- Exercise: Under no circumstances alter the records; copy each one exactly.

- Entries supplied:
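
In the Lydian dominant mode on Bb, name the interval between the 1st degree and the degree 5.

perfect fifth

The scale runs Bb C D E F G Ab.
That puts Bb below F.
Counting 5 letters and 7 half steps from Bb gives a perfect fifth.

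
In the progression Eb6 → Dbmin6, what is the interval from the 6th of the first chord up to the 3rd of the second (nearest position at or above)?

Eb6 has C as its 6th, and Dbmin6 has Fb as its 3rd.
4 letter names make it a fourth; at 4 semitones (a half step narrower than perfect) the quality is diminished.

d4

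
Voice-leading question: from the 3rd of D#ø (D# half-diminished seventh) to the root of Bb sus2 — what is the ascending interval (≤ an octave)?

diminished 4th

The 3rd of D#ø (D# half-diminished seventh) is F#; the root of Bb sus2 is Bb.
From F# to Bb: 4 semitones over a fourth = diminished.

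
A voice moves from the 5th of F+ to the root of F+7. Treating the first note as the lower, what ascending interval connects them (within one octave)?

diminished 4th

The 5th of F+ is C♯; the root of F+7 is F.
4 letter names make it a fourth; at 4 semitones (a half step narrower than perfect) the quality is diminished.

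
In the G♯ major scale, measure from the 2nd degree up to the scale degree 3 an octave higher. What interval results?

Spelling the G♯ major scale: G♯ A♯ B♯ C♯ D♯ E♯ F𝄪.
So we need the interval from A♯ up to B♯.
From A♯ to B♯ is 14 semitones, exactly the major ninth.

major ninth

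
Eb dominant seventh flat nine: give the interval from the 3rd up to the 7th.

The chord tones of Eb7b9 (Eb dominant seventh flat nine) are Eb, G, Bb, Db, Fb.
That puts G below Db.
5 letter names make it a fifth; at 6 semitones (a half step narrower than perfect) the quality is diminished.
That tritone between 3rd and 7th is what gives the dominant seventh its pull toward resolution.

diminished fifth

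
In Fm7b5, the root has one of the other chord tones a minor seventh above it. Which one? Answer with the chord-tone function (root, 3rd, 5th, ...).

Fø: F A♭ C♭ E♭.
The root is F. A minor seventh above F is E♭.
E♭ is the chord's 7th.

7th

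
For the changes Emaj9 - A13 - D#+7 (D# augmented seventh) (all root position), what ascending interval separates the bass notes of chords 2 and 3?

augmented fourth

The roots are A and D#.
A up to D# is 6 semitones, a half step wider than a perfect fourth, so the interval is augmented.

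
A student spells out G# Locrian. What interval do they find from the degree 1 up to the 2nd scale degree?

G# locrian: G# A B C# D E F#.
So we need the interval from G# up to A.
From G# to A: 1 semitone over a second = minor.

minor second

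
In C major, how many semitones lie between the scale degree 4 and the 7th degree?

6

The scale is C D E F G A B.
F up to B is an augmented fourth — 6 semitones.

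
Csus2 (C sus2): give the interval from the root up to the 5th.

Spelling the chord: C, D, G.
The root is C and the 5th is G.
From C to G is 7 semitones, exactly the perfect fifth.

perfect fifth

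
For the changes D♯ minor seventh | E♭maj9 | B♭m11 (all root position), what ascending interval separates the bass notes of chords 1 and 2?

diminished second

The roots are D♯ and E♭.
D♯ up to E♭ is 0 semitones, a whole step narrower than a major second, so the interval is diminished.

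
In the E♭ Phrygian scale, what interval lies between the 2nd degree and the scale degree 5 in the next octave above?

augmented eleventh

E♭ phrygian: E♭ F♭ G♭ A♭ B♭ C♭ D♭.
That puts F♭ below B♭.
F♭ up to B♭ is 18 semitones, a half step wider than a perfect eleventh, so the interval is augmented.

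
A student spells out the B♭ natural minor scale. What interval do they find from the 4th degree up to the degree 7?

B♭ natural minor: B♭ C D♭ E♭ F G♭ A♭.
So we need the interval from E♭ up to A♭.
Counting 4 letters and 5 half steps from E♭ gives a perfect fourth.

perfect fourth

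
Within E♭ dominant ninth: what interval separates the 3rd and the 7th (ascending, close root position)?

E♭9: E♭-G-B♭-D♭-F.
The 3rd is G and the 7th is D♭.
From G to D♭: 6 semitones over a fifth = diminished.
This 3–7 tritone is the characteristic tension at the heart of the dominant sound.

d5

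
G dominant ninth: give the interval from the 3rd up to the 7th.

The chord tones of G9 are G B D F A.
That puts B below F.
From B to F: 6 semitones over a fifth = diminished.

diminished fifth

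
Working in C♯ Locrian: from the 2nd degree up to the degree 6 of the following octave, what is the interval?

perfect twelfth

The scale runs C♯ D E F♯ G A B.
2nd degree = D; degree 6 (up an octave) = A.
From D to A is 19 semitones, exactly the perfect twelfth.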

- Response for this exercise:
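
In the Lydian dominant mode on Bb, name the interval between the 1st degree and the degree 5.

perfect fifth

The scale runs Bb C D E F G Ab.
That puts Bb below F.
Counting 5 letters and 7 half steps from Bb gives a perfect fifth.

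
In the progression Eb6 → Dbmin6, what is the interval from the 6th of the first chord up to the 3rd of the second (nearest position at or above)?

Eb6 has C as its 6th, and Dbmin6 has Fb as its 3rd.
4 letter names make it a fourth; at 4 semitones (a half step narrower than perfect) the quality is diminished.

d4

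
Voice-leading question: from the 3rd of D#ø (D# half-diminished seventh) to the root of Bb sus2 — what is the ascending interval (≤ an octave)?

diminished 4th

The 3rd of D#ø (D# half-diminished seventh) is F#; the root of Bb sus2 is Bb.
From F# to Bb: 4 semitones over a fourth = diminished.

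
A voice moves from the 5th of F+ to the root of F+7. Treating the first note as the lower, what ascending interval connects them (within one octave)?

diminished 4th

The 5th of F+ is C♯; the root of F+7 is F.
4 letter names make it a fourth; at 4 semitones (a half step narrower than perfect) the quality is diminished.

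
In the G♯ major scale, measure from the 2nd degree up to the scale degree 3 an octave higher. What interval results?

Spelling the G♯ major scale: G♯ A♯ B♯ C♯ D♯ E♯ F𝄪.
So we need the interval from A♯ up to B♯.
From A♯ to B♯ is 14 semitones, exactly the major ninth.

major ninth

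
Eb dominant seventh flat nine: give the interval from the 3rd up to the 7th.

The chord tones of Eb7b9 (Eb dominant seventh flat nine) are Eb, G, Bb, Db, Fb.
That puts G below Db.
5 letter names make it a fifth; at 6 semitones (a half step narrower than perfect) the quality is diminished.
That tritone between 3rd and 7th is what gives the dominant seventh its pull toward resolution.

diminished fifth

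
In Fm7b5, the root has one of the other chord tones a minor seventh above it. Which one? Answer with the chord-tone function (root, 3rd, 5th, ...).

Fø: F A♭ C♭ E♭.
The root is F. A minor seventh above F is E♭.
E♭ is the chord's 7th.

7th

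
For the changes Emaj9 - A13 - D#+7 (D# augmented seventh) (all root position), what ascending interval separates the bass notes of chords 2 and 3?

augmented fourth

The roots are A and D#.
A up to D# is 6 semitones, a half step wider than a perfect fourth, so the interval is augmented.

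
A student spells out G# Locrian. What interval do they find from the degree 1 up to the 2nd scale degree?

G# locrian: G# A B C# D E F#.
So we need the interval from G# up to A.
From G# to A: 1 semitone over a second = minor.

minor second

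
In C major, how many semitones lie between the scale degree 4 and the 7th degree?

6

The scale is C D E F G A B.
F up to B is an augmented fourth — 6 semitones.

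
Csus2 (C sus2): give the interval from the root up to the 5th.

Spelling the chord: C, D, G.
The root is C and the 5th is G.
From C to G is 7 semitones, exactly the perfect fifth.

perfect fifth

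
For the changes D♯ minor seventh | E♭maj9 | B♭m11 (all root position), what ascending interval separates the bass notes of chords 1 and 2?

diminished second

The roots are D♯ and E♭.
D♯ up to E♭ is 0 semitones, a whole step narrower than a major second, so the interval is diminished.

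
In the E♭ Phrygian scale, what interval lies between the 2nd degree and the scale degree 5 in the next octave above?

augmented eleventh

E♭ phrygian: E♭ F♭ G♭ A♭ B♭ C♭ D♭.
That puts F♭ below B♭.
F♭ up to B♭ is 18 semitones, a half step wider than a perfect eleventh, so the interval is augmented.

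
A student spells out the B♭ natural minor scale. What interval do they find from the 4th degree up to the degree 7?

B♭ natural minor: B♭ C D♭ E♭ F G♭ A♭.
So we need the interval from E♭ up to A♭.
Counting 4 letters and 5 half steps from E♭ gives a perfect fourth.

perfect fourth

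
Within E♭ dominant ninth: what interval separates the 3rd and the 7th (ascending, close root position)?

E♭9: E♭-G-B♭-D♭-F.
The 3rd is G and the 7th is D♭.
From G to D♭: 6 semitones over a fifth = diminished.
This 3–7 tritone is the characteristic tension at the heart of the dominant sound.

d5

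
G dominant ninth: give the interval from the 3rd up to the 7th.

The chord tones of G9 are G B D F A.
That puts B below F.
From B to F: 6 semitones over a fifth = diminished.

diminished fifth

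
Working in C♯ Locrian: from the 2nd degree up to the degree 6 of the following octave, what is the interval?

perfect twelfth

The scale runs C♯ D E F♯ G A B.
2nd degree = D; degree 6 (up an octave) = A.
From D to A is 19 semitones, exactly the perfect twelfth.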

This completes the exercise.